BEGIN Source data
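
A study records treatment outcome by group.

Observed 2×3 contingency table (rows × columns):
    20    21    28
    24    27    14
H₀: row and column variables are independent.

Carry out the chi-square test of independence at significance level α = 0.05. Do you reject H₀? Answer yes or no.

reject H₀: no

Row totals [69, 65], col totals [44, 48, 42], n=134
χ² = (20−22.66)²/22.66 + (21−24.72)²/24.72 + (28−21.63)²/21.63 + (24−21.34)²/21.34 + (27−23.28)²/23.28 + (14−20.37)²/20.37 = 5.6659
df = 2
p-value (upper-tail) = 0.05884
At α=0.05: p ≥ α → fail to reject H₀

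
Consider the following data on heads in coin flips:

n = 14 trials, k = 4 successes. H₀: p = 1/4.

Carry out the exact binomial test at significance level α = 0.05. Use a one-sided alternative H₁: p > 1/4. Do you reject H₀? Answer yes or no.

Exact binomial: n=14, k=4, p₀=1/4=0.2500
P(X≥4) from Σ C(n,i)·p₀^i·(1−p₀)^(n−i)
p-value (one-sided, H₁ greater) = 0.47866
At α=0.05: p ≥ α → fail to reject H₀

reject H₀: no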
END Source data
BEGIN Source data
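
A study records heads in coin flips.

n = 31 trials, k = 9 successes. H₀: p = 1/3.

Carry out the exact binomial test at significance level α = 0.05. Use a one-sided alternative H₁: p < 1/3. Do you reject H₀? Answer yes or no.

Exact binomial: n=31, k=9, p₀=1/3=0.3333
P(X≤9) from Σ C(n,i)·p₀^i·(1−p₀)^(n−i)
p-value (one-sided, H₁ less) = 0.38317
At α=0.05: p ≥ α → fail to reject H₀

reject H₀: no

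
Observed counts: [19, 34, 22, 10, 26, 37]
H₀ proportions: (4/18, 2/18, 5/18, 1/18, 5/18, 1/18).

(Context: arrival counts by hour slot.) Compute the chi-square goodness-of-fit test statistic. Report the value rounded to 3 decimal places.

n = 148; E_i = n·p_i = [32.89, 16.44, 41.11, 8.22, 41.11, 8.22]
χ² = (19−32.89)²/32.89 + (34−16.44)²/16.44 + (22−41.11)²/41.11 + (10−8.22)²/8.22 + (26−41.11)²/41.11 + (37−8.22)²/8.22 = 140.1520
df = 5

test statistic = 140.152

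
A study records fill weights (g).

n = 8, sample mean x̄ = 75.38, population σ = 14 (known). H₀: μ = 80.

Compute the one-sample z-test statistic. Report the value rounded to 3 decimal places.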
END Source data
Task to complete — Looking at the data above, write out exactly the lines that start at the one containing "n = 8, sample" and end at the one containing "Compute the one-sample"; include both and nothing beyond.

Written solution —
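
n = 8, sample mean x̄ = 75.38, population σ = 14 (known). H₀: μ = 80.

Compute the one-sample z-test statistic. Report the value rounded to 3 decimal places.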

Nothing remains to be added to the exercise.